(Dataset entries)
⟨
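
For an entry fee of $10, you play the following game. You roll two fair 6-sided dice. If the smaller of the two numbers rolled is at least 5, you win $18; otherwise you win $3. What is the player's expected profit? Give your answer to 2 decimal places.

E[payout] = (8/9)·3 + (1/9)·18 = 14/3
Expected profit = 14/3 − 10 = -16/3 ≈ -$5.33

-$5.33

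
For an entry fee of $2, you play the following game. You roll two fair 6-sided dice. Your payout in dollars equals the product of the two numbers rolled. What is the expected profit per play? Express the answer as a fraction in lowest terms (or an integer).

Distribution of the product of the two numbers rolled: 1 w.p. 1/36, 2 w.p. 1/18, 3 w.p. 1/18, 4 w.p. 1/12, 5 w.p. 1/18, 6 w.p. 1/9, …
E[payout] = (1/36)·1 + (1/18)·2 + (1/18)·3 + (1/12)·4 + (1/18)·5 + (1/9)·6 + (1/18)·8 + (1/36)·9 + (1/18)·10 + (1/9)·12 + (1/18)·15 + (1/36)·16 + (1/18)·18 + (1/18)·20 + (1/18)·24 + (1/36)·25 + (1/18)·30 + (1/36)·36 = 49/4
Expected profit = 49/4 − 2 = 41/4

41/4 dollars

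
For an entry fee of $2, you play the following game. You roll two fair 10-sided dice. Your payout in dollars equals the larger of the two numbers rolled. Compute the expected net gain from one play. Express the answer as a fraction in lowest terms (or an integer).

Distribution of the larger of the two numbers rolled: 1 w.p. 1/100, 2 w.p. 3/100, 3 w.p. 1/20, 4 w.p. 7/100, 5 w.p. 9/100, 6 w.p. 11/100, …
E[payout] = (1/100)·1 + (3/100)·2 + (1/20)·3 + (7/100)·4 + (9/100)·5 + (11/100)·6 + (13/100)·7 + (3/20)·8 + (17/100)·9 + (19/100)·10 = 143/20
Expected profit = 143/20 − 2 = 103/20

103/20 dollars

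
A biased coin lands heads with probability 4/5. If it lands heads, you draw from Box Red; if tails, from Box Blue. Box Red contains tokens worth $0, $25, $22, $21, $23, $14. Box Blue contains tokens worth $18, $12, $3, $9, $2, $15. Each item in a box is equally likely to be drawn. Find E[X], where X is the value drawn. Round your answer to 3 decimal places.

E[X | Box Red] = (0 + 25 + 22 + 21 + 23 + 14)/6 = 35/2
E[X | Box Blue] = (18 + 12 + 3 + 9 + 2 + 15)/6 = 59/6
E[X] = (4/5)·35/2 + (1/5)·59/6 = 479/30 ≈ 15.967

$15.967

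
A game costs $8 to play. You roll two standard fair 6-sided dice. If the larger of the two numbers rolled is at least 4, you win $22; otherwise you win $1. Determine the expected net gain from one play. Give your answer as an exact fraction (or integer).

E[payout] = (1/4)·1 + (3/4)·22 = 67/4
Expected profit = 67/4 − 8 = 35/4

35/4 dollars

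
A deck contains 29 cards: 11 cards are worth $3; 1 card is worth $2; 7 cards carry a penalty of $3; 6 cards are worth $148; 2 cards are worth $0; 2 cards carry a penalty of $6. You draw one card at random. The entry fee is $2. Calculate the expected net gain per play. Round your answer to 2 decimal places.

E[payout] = (11/29)·3 + (1/29)·2 + (7/29)·(-3) + (6/29)·148 + (2/29)·0 + (2/29)·(-6) = 890/29
Expected profit = 890/29 − 2 = 832/29 ≈ $28.69

$28.69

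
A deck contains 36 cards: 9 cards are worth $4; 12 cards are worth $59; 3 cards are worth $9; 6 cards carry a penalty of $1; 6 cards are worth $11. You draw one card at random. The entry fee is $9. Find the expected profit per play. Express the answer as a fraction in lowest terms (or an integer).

E[payout] = (9/36)·4 + (12/36)·59 + (3/36)·9 + (6/36)·(-1) + (6/36)·11 = 277/12
Expected profit = 277/12 − 9 = 169/12

169/12 dollars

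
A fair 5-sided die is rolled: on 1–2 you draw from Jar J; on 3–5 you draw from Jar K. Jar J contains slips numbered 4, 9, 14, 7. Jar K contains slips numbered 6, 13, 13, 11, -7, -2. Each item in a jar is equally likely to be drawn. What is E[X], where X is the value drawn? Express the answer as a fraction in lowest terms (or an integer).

34/5

E[X | Jar J] = (4 + 9 + 14 + 7)/4 = 17/2
E[X | Jar K] = (6 + 13 + 13 + 11 − 7 − 2)/6 = 17/3
E[X] = (2/5)·17/2 + (3/5)·17/3 = 34/5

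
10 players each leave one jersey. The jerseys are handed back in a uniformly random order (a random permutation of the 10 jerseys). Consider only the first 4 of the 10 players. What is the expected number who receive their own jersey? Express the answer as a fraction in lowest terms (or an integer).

Let Xᵢ = 1 if person i gets their own jersey. For each i, P(Xᵢ=1) = 1/10.
By linearity of expectation, E[X₁+…+X_4] = 4·(1/10) = 2/5.

2/5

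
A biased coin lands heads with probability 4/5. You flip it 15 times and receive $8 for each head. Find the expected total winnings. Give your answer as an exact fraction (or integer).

$96

E[#heads] = 15·4/5 = 12 (linearity over flips).
E[winnings] = 8·12 = 96.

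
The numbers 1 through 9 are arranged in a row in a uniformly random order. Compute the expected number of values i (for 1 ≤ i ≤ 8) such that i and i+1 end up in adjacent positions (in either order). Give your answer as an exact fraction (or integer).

16/9

For each i ∈ {1,…,8}, let Xᵢ = 1 if i and i+1 are adjacent. P(Xᵢ=1) = 2·(9−1)!/9! = 2/9.
By linearity, E[ΣXᵢ] = (8)·(2/9) = 16/9.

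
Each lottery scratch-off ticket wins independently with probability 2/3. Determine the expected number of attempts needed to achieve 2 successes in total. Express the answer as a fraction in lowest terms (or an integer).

3

By linearity (sum of 2 independent geometric waits), E[trials] = 2/p = 2/(2/3) = 3.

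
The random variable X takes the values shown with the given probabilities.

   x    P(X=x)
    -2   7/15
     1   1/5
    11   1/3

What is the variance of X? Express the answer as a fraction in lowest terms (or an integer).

7604/225

E[X] = (7/15)·(-2) + (1/5)·1 + (1/3)·11 = 44/15
E[X²] = (7/15)·4 + (1/5)·1 + (1/3)·121 = 212/5
Var(X) = 212/5 − (44/15)² = 7604/225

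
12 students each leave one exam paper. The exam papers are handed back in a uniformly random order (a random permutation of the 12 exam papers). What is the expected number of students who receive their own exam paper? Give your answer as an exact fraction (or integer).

1

Let Xᵢ = 1 if person i gets their own exam paper. For each i, P(Xᵢ=1) = 1/12.
By linearity of expectation, E[X₁+…+X_12] = 12·(1/12) = 1.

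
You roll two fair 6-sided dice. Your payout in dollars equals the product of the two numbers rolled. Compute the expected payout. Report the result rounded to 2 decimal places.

$12.25

Distribution of the product of the two numbers rolled: 1 w.p. 1/36, 2 w.p. 1/18, 3 w.p. 1/18, 4 w.p. 1/12, 5 w.p. 1/18, 6 w.p. 1/9, …
E[payout] = (1/36)·1 + (1/18)·2 + (1/18)·3 + (1/12)·4 + (1/18)·5 + (1/9)·6 + (1/18)·8 + (1/36)·9 + (1/18)·10 + (1/9)·12 + (1/18)·15 + (1/36)·16 + (1/18)·18 + (1/18)·20 + (1/18)·24 + (1/36)·25 + (1/18)·30 + (1/36)·36 = 49/4
≈ $12.25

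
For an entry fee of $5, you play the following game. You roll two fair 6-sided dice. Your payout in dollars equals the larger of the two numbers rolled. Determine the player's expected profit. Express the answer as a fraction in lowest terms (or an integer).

Distribution of the larger of the two numbers rolled: 1 w.p. 1/36, 2 w.p. 1/12, 3 w.p. 5/36, 4 w.p. 7/36, 5 w.p. 1/4, 6 w.p. 11/36
E[payout] = (1/36)·1 + (1/12)·2 + (5/36)·3 + (7/36)·4 + (1/4)·5 + (11/36)·6 = 161/36
Expected profit = 161/36 − 5 = -19/36

-19/36 dollars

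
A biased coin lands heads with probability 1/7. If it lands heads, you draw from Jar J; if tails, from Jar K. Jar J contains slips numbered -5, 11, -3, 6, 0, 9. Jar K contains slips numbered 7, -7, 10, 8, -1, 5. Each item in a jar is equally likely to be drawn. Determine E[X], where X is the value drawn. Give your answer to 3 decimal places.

3.571

E[X | Jar J] = (-5 + 11 − 3 + 6 + 0 + 9)/6 = 3
E[X | Jar K] = (7 − 7 + 10 + 8 − 1 + 5)/6 = 11/3
E[X] = (1/7)·3 + (6/7)·11/3 = 25/7 ≈ 3.571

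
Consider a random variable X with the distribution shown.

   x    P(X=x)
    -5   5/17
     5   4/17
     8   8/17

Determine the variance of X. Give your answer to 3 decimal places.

E[X] = (5/17)·(-5) + (4/17)·5 + (8/17)·8 = 59/17
E[X²] = (5/17)·25 + (4/17)·25 + (8/17)·64 = 737/17
Var(X) = 737/17 − (59/17)² = 9048/289 ≈ 31.308

31.308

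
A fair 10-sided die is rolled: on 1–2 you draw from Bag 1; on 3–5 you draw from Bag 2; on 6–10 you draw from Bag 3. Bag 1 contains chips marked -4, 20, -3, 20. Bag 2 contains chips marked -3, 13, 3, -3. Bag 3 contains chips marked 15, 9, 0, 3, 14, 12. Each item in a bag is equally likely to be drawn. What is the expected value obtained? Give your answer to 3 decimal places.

6.817

E[X | Bag 1] = (-4 + 20 − 3 + 20)/4 = 33/4
E[X | Bag 2] = (-3 + 13 + 3 − 3)/4 = 5/2
E[X | Bag 3] = (15 + 9 + 0 + 3 + 14 + 12)/6 = 53/6
E[X] = (1/5)·33/4 + (3/10)·5/2 + (1/2)·53/6 = 409/60 ≈ 6.817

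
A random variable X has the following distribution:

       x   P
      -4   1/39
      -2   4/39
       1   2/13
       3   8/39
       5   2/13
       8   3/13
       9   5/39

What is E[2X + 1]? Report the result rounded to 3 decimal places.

E[2x+1] = (1/39)·(-7) + (4/39)·(-3) + (2/13)·3 + (8/39)·7 + (2/13)·11 + (3/13)·17 + (5/39)·19
     = 123/13 ≈ 9.462

9.462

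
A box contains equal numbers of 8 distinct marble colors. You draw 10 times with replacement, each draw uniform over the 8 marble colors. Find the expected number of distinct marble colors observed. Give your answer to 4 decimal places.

Let Xⱼ=1 if type j appears at least once. P(Xⱼ=1) = 1 − ((8−1)/8)^10 = 791266575/1073741824.
E[#distinct] = 8·791266575/1073741824 = 791266575/134217728.
≈ 5.8954

5.8954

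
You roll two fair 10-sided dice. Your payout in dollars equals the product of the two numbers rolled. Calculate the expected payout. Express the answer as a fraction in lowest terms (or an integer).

Distribution of the product of the two numbers rolled: 1 w.p. 1/100, 2 w.p. 1/50, 3 w.p. 1/50, 4 w.p. 3/100, 5 w.p. 1/50, 6 w.p. 1/25, …
E[payout] = (1/100)·1 + (1/50)·2 + (1/50)·3 + (3/100)·4 + (1/50)·5 + (1/25)·6 + (1/50)·7 + (1/25)·8 + (3/100)·9 + (1/25)·10 + (1/25)·12 + (1/50)·14 + (1/50)·15 + (3/100)·16 + (1/25)·18 + (1/25)·20 + (1/50)·21 + (1/25)·24 + (1/100)·25 + (1/50)·27 + (1/50)·28 + (1/25)·30 + (1/50)·32 + (1/50)·35 + (3/100)·36 + (1/25)·40 + (1/50)·42 + (1/50)·45 + (1/50)·48 + (1/100)·49 + (1/50)·50 + (1/50)·54 + (1/50)·56 + (1/50)·60 + (1/50)·63 + (1/100)·64 + (1/50)·70 + (1/50)·72 + (1/50)·80 + (1/100)·81 + (1/50)·90 + (1/100)·100 = 121/4

121/4 dollars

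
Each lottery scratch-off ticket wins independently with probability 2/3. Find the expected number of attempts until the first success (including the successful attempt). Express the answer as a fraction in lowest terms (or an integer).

For a geometric distribution, E[trials] = 1/p = 1/(2/3) = 3/2.

3/2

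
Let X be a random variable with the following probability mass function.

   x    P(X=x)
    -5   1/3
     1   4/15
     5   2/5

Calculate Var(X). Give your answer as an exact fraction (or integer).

456/25

E[X] = (1/3)·(-5) + (4/15)·1 + (2/5)·5 = 3/5
E[X²] = (1/3)·25 + (4/15)·1 + (2/5)·25 = 93/5
Var(X) = 93/5 − (3/5)² = 456/25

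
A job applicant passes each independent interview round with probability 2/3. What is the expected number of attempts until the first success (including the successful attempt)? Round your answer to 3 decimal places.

1.500

For a geometric distribution, E[trials] = 1/p = 1/(2/3) = 3/2.
≈ 1.500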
⟩
What you will do ▸ In the records above, find each line that mentions the string "variable", then copy it.

Expected output ▸
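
The random variable X takes the values shown with the given probabilities.
Consider a random variable X with the distribution shown.
A random variable X has the following distribution:
Let X be a random variable with the following probability mass function.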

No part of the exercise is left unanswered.